#### Excerpted data:
____
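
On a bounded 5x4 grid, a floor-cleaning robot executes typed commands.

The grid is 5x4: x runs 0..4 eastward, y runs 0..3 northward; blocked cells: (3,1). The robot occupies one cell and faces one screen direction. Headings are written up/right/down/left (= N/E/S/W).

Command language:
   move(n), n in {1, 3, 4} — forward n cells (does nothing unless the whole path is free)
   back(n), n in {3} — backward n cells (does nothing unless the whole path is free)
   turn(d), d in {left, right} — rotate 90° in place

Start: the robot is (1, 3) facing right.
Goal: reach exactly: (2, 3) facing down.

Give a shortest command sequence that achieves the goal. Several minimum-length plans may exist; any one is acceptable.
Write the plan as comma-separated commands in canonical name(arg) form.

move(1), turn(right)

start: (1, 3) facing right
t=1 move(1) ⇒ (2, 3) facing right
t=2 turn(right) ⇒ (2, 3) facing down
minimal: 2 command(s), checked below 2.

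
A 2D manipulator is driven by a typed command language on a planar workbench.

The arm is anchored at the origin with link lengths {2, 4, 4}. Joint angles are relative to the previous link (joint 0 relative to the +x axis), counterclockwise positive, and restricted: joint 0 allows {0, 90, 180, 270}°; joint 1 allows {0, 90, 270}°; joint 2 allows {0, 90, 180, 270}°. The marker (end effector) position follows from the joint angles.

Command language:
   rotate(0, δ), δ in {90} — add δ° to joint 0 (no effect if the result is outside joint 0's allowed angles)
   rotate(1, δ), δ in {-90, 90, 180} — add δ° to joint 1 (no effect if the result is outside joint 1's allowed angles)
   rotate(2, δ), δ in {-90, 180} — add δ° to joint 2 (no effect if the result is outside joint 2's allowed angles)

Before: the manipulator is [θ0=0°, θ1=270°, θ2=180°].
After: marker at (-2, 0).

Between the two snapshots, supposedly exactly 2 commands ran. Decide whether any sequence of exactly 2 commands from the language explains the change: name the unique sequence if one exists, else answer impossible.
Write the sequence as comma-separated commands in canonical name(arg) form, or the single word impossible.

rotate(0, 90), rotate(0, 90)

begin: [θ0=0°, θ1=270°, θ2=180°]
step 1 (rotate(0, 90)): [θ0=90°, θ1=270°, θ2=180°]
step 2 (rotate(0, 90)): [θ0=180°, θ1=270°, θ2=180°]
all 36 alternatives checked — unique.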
____
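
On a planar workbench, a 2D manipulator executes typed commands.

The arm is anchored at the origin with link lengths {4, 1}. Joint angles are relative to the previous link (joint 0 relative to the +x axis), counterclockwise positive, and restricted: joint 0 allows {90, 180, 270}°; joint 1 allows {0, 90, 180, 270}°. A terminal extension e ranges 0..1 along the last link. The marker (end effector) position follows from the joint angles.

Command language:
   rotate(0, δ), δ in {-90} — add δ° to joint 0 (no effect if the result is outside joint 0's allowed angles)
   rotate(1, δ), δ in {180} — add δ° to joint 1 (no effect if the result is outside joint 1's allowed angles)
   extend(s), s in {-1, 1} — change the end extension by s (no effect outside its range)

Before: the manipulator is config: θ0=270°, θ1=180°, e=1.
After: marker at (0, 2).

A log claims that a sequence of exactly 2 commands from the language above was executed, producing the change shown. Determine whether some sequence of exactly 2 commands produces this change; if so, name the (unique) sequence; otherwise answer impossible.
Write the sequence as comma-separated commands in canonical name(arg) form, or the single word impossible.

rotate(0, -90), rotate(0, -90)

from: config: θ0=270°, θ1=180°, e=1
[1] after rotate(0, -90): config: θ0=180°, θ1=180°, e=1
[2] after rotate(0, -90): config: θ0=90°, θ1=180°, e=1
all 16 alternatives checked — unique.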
____
#### What is expected:
From the data above, reproduce word for word the lines running from the line with "Before: the manipulator is [θ0=0°, θ1=270°, θ2=180°]." to the line with "Between the two", ends included.

#### Output for this task:
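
Before: the manipulator is [θ0=0°, θ1=270°, θ2=180°].
After: marker at (-2, 0).

Between the two snapshots, supposedly exactly 2 commands ran. Decide whether any sequence of exactly 2 commands from the language explains the change: name the unique sequence if one exists, else answer impossible.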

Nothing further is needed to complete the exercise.